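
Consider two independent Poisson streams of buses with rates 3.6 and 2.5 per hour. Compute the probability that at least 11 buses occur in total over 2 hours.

0.6734

Independent Poisson processes superpose: combined rate λ = 3.6 + 2.5 = 6.1 per hour.
Over the interval, μ = 6.1 × 2 = 12.2 (2 hours).
P(N ≥ 11) = 1 − P(N ≤ 10) ≈ 0.6734.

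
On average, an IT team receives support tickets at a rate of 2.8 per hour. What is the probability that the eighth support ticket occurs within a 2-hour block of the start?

Over the interval, μ = 2.8 × 2 = 5.6 (a 2-hour block = 2 hours).
The eighth arrival falls in the interval iff at least 8 events occur there: P(S_8 ≤ t) = P(N ≥ 8) = 1 − P(N ≤ 7) ≈ 0.2030.

0.2030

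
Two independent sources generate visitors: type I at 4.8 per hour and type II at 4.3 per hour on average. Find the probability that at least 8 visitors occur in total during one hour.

Independent Poisson processes superpose: combined rate λ = 4.8 + 4.3 = 9.1 per hour.
So μ = 9.1.
P(N ≥ 8) = 1 − P(N ≤ 7) ≈ 0.6877.

0.6877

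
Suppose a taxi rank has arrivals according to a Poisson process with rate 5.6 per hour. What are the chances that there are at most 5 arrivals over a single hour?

0.5119

With mean μ = 5.6 per hour,
P(N ≤ 5) = Σ_{j=0}^{5} e^(−μ) μ^j/j! ≈ 0.5119.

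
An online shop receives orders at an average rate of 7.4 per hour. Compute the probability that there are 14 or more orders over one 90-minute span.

Over the interval, μ = 7.4 × 1.5 = 11.1 (a 90-minute span = 1.5 hours).
P(N ≥ 14) = 1 − P(N ≤ 13) = 1 − Σ_{j=0}^{13} e^(−μ) μ^j/j! ≈ 0.2281.

0.2281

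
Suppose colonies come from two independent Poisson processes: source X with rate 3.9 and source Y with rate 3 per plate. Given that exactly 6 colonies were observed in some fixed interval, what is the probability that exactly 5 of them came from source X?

Given the total, each event is independently from source X with probability p = λ_X/(λ_X+λ_Y) = 3.9/6.9 ≈ 0.5652.
So K ~ Binomial(6, 3.9/6.9): P(K = 5) = C(6,5) · (3.9/6.9)^5 · (3/6.9)^1 ≈ 0.1505.

0.1505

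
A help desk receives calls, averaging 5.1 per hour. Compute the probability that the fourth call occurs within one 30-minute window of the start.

Over the interval, μ = 5.1 × 0.5 = 2.55 (a 30-minute window = 0.5 hours).
The fourth arrival falls in the interval iff at least 4 events occur there: P(S_4 ≤ t) = P(N ≥ 4) = 1 − P(N ≤ 3) ≈ 0.2532.

0.2532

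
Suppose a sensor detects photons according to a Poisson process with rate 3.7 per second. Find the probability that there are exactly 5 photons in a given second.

0.1429

With mean μ = 3.7 per second,
P(N = 5) = e^(−μ) μ^5/5! = e^(−3.7) · 3.7^5/120 ≈ 0.1429.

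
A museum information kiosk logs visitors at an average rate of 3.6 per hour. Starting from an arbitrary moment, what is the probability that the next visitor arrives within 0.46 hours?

0.8091

Inter-arrival times are exponential with rate λ = 3.6 per hour.
P(T ≤ 0.46) = 1 − e^(−λt) = 1 − e^(−3.6 × 0.46) = 1 − e^(−1.656) ≈ 0.8091.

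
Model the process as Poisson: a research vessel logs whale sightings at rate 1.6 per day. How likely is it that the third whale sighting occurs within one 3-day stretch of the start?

Over the interval, μ = 1.6 × 3 = 4.8 (a 3-day stretch = 3 days).
The third arrival falls in the interval iff at least 3 events occur there: P(S_3 ≤ t) = P(N ≥ 3) = 1 − P(N ≤ 2) ≈ 0.8575.

0.8575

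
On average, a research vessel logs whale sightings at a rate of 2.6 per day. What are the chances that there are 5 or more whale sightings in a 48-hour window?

Over the interval, μ = 2.6 × 2 = 5.2 (a 48-hour window = 2 days).
P(N ≥ 5) = 1 − P(N ≤ 4) = 1 − Σ_{j=0}^{4} e^(−μ) μ^j/j! ≈ 0.5939.

0.5939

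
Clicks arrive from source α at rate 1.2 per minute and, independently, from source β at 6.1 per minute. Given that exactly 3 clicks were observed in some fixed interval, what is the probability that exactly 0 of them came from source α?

0.5835

Given the total, each event is independently from source α with probability p = λ_α/(λ_α+λ_β) = 1.2/7.3 ≈ 0.1644.
So K ~ Binomial(3, 1.2/7.3): P(K = 0) = C(3,0) · (1.2/7.3)^0 · (6.1/7.3)^3 ≈ 0.5835.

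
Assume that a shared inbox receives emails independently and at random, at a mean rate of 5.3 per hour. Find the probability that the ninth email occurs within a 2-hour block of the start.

0.7306

Over the interval, μ = 5.3 × 2 = 10.6 (a 2-hour block = 2 hours).
The ninth arrival falls in the interval iff at least 9 events occur there: P(S_9 ≤ t) = P(N ≥ 9) = 1 − P(N ≤ 8) ≈ 0.7306.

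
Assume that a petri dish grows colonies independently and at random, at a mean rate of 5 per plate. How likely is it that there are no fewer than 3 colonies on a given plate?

With mean μ = 5 per plate,
P(N ≥ 3) = 1 − P(N ≤ 2) = 1 − Σ_{j=0}^{2} e^(−μ) μ^j/j! ≈ 0.8753.

0.8753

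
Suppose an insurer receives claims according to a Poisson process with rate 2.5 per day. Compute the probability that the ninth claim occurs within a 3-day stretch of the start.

0.3380

Over the interval, μ = 2.5 × 3 = 7.5 (a 3-day stretch = 3 days).
The ninth arrival falls in the interval iff at least 9 events occur there: P(S_9 ≤ t) = P(N ≥ 9) = 1 − P(N ≤ 8) ≈ 0.3380.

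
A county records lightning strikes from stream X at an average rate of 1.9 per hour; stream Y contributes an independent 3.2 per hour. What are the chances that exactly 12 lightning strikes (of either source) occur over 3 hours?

0.0778

Independent Poisson processes superpose: combined rate λ = 1.9 + 3.2 = 5.1 per hour.
Over the interval, μ = 5.1 × 3 = 15.3 (3 hours).
P(N = 12) = e^(−15.3) · 15.3^12/12! ≈ 0.0778.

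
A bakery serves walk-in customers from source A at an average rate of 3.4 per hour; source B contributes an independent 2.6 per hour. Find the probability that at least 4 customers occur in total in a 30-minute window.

0.3528

Independent Poisson processes superpose: combined rate λ = 3.4 + 2.6 = 6 per hour.
Over the interval, μ = 6 × 0.5 = 3 (a 30-minute window = 0.5 hours).
P(N ≥ 4) = 1 − P(N ≤ 3) ≈ 0.3528.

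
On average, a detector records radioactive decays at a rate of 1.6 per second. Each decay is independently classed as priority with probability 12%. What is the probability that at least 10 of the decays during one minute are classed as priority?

0.7132

Thinning: the decays that are classed as priority themselves form a Poisson process with rate 0.12 × 1.6 = 0.192 per second.
Over the interval, μ = 0.192 × 60 = 11.52 (a minute = 60 seconds).
P(N ≥ 10) = 1 − P(N ≤ 9) ≈ 0.7132.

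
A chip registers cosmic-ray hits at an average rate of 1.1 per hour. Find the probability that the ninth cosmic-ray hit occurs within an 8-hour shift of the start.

0.5177

Over the interval, μ = 1.1 × 8 = 8.8 (an 8-hour shift = 8 hours).
The ninth arrival falls in the interval iff at least 9 events occur there: P(S_9 ≤ t) = P(N ≥ 9) = 1 − P(N ≤ 8) ≈ 0.5177.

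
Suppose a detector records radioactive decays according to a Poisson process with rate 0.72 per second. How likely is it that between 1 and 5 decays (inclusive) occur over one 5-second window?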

-- -- --

Exactly as they appear above, set down all of the records once more.

**Problem solution:**
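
Consider two independent Poisson streams of buses with rates 3.6 and 2.5 per hour. Compute the probability that at least 11 buses occur in total over 2 hours.

0.6734

Independent Poisson processes superpose: combined rate λ = 3.6 + 2.5 = 6.1 per hour.
Over the interval, μ = 6.1 × 2 = 12.2 (2 hours).
P(N ≥ 11) = 1 − P(N ≤ 10) ≈ 0.6734.

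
On average, an IT team receives support tickets at a rate of 2.8 per hour. What is the probability that the eighth support ticket occurs within a 2-hour block of the start?

Over the interval, μ = 2.8 × 2 = 5.6 (a 2-hour block = 2 hours).
The eighth arrival falls in the interval iff at least 8 events occur there: P(S_8 ≤ t) = P(N ≥ 8) = 1 − P(N ≤ 7) ≈ 0.2030.

0.2030

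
Two independent sources generate visitors: type I at 4.8 per hour and type II at 4.3 per hour on average. Find the probability that at least 8 visitors occur in total during one hour.

Independent Poisson processes superpose: combined rate λ = 4.8 + 4.3 = 9.1 per hour.
So μ = 9.1.
P(N ≥ 8) = 1 − P(N ≤ 7) ≈ 0.6877.

0.6877

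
Suppose a taxi rank has arrivals according to a Poisson process with rate 5.6 per hour. What are the chances that there are at most 5 arrivals over a single hour?

0.5119

With mean μ = 5.6 per hour,
P(N ≤ 5) = Σ_{j=0}^{5} e^(−μ) μ^j/j! ≈ 0.5119.

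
An online shop receives orders at an average rate of 7.4 per hour. Compute the probability that there are 14 or more orders over one 90-minute span.

Over the interval, μ = 7.4 × 1.5 = 11.1 (a 90-minute span = 1.5 hours).
P(N ≥ 14) = 1 − P(N ≤ 13) = 1 − Σ_{j=0}^{13} e^(−μ) μ^j/j! ≈ 0.2281.

0.2281

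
Suppose colonies come from two independent Poisson processes: source X with rate 3.9 and source Y with rate 3 per plate. Given that exactly 6 colonies were observed in some fixed interval, what is the probability that exactly 5 of them came from source X?

Given the total, each event is independently from source X with probability p = λ_X/(λ_X+λ_Y) = 3.9/6.9 ≈ 0.5652.
So K ~ Binomial(6, 3.9/6.9): P(K = 5) = C(6,5) · (3.9/6.9)^5 · (3/6.9)^1 ≈ 0.1505.

0.1505

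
A help desk receives calls, averaging 5.1 per hour. Compute the probability that the fourth call occurs within one 30-minute window of the start.

Over the interval, μ = 5.1 × 0.5 = 2.55 (a 30-minute window = 0.5 hours).
The fourth arrival falls in the interval iff at least 4 events occur there: P(S_4 ≤ t) = P(N ≥ 4) = 1 − P(N ≤ 3) ≈ 0.2532.

0.2532

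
Suppose a sensor detects photons according to a Poisson process with rate 3.7 per second. Find the probability that there are exactly 5 photons in a given second.

0.1429

With mean μ = 3.7 per second,
P(N = 5) = e^(−μ) μ^5/5! = e^(−3.7) · 3.7^5/120 ≈ 0.1429.

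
A museum information kiosk logs visitors at an average rate of 3.6 per hour. Starting from an arbitrary moment, what is the probability that the next visitor arrives within 0.46 hours?

0.8091

Inter-arrival times are exponential with rate λ = 3.6 per hour.
P(T ≤ 0.46) = 1 − e^(−λt) = 1 − e^(−3.6 × 0.46) = 1 − e^(−1.656) ≈ 0.8091.

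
Model the process as Poisson: a research vessel logs whale sightings at rate 1.6 per day. How likely is it that the third whale sighting occurs within one 3-day stretch of the start?

Over the interval, μ = 1.6 × 3 = 4.8 (a 3-day stretch = 3 days).
The third arrival falls in the interval iff at least 3 events occur there: P(S_3 ≤ t) = P(N ≥ 3) = 1 − P(N ≤ 2) ≈ 0.8575.

0.8575

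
On average, a research vessel logs whale sightings at a rate of 2.6 per day. What are the chances that there are 5 or more whale sightings in a 48-hour window?

Over the interval, μ = 2.6 × 2 = 5.2 (a 48-hour window = 2 days).
P(N ≥ 5) = 1 − P(N ≤ 4) = 1 − Σ_{j=0}^{4} e^(−μ) μ^j/j! ≈ 0.5939.

0.5939

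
Clicks arrive from source α at rate 1.2 per minute and, independently, from source β at 6.1 per minute. Given that exactly 3 clicks were observed in some fixed interval, what is the probability that exactly 0 of them came from source α?

0.5835

Given the total, each event is independently from source α with probability p = λ_α/(λ_α+λ_β) = 1.2/7.3 ≈ 0.1644.
So K ~ Binomial(3, 1.2/7.3): P(K = 0) = C(3,0) · (1.2/7.3)^0 · (6.1/7.3)^3 ≈ 0.5835.

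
Assume that a shared inbox receives emails independently and at random, at a mean rate of 5.3 per hour. Find the probability that the ninth email occurs within a 2-hour block of the start.

0.7306

Over the interval, μ = 5.3 × 2 = 10.6 (a 2-hour block = 2 hours).
The ninth arrival falls in the interval iff at least 9 events occur there: P(S_9 ≤ t) = P(N ≥ 9) = 1 − P(N ≤ 8) ≈ 0.7306.

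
Assume that a petri dish grows colonies independently and at random, at a mean rate of 5 per plate. How likely is it that there are no fewer than 3 colonies on a given plate?

With mean μ = 5 per plate,
P(N ≥ 3) = 1 − P(N ≤ 2) = 1 − Σ_{j=0}^{2} e^(−μ) μ^j/j! ≈ 0.8753.

0.8753

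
Suppose an insurer receives claims according to a Poisson process with rate 2.5 per day. Compute the probability that the ninth claim occurs within a 3-day stretch of the start.

0.3380

Over the interval, μ = 2.5 × 3 = 7.5 (a 3-day stretch = 3 days).
The ninth arrival falls in the interval iff at least 9 events occur there: P(S_9 ≤ t) = P(N ≥ 9) = 1 − P(N ≤ 8) ≈ 0.3380.

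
A county records lightning strikes from stream X at an average rate of 1.9 per hour; stream Y contributes an independent 3.2 per hour. What are the chances that exactly 12 lightning strikes (of either source) occur over 3 hours?

0.0778

Independent Poisson processes superpose: combined rate λ = 1.9 + 3.2 = 5.1 per hour.
Over the interval, μ = 5.1 × 3 = 15.3 (3 hours).
P(N = 12) = e^(−15.3) · 15.3^12/12! ≈ 0.0778.

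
A bakery serves walk-in customers from source A at an average rate of 3.4 per hour; source B contributes an independent 2.6 per hour. Find the probability that at least 4 customers occur in total in a 30-minute window.

0.3528

Independent Poisson processes superpose: combined rate λ = 3.4 + 2.6 = 6 per hour.
Over the interval, μ = 6 × 0.5 = 3 (a 30-minute window = 0.5 hours).
P(N ≥ 4) = 1 − P(N ≤ 3) ≈ 0.3528.

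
On average, a detector records radioactive decays at a rate of 1.6 per second. Each decay is independently classed as priority with probability 12%. What is the probability that at least 10 of the decays during one minute are classed as priority?

0.7132

Thinning: the decays that are classed as priority themselves form a Poisson process with rate 0.12 × 1.6 = 0.192 per second.
Over the interval, μ = 0.192 × 60 = 11.52 (a minute = 60 seconds).
P(N ≥ 10) = 1 − P(N ≤ 9) ≈ 0.7132.

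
A chip registers cosmic-ray hits at an average rate of 1.1 per hour. Find the probability that the ninth cosmic-ray hit occurs within an 8-hour shift of the start.

0.5177

Over the interval, μ = 1.1 × 8 = 8.8 (an 8-hour shift = 8 hours).
The ninth arrival falls in the interval iff at least 9 events occur there: P(S_9 ≤ t) = P(N ≥ 9) = 1 − P(N ≤ 8) ≈ 0.5177.

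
Suppose a detector records radioactive decays according to a Poisson process with rate 0.72 per second. How likely is it that between 1 and 5 decays (inclusive) occur over one 5-second window?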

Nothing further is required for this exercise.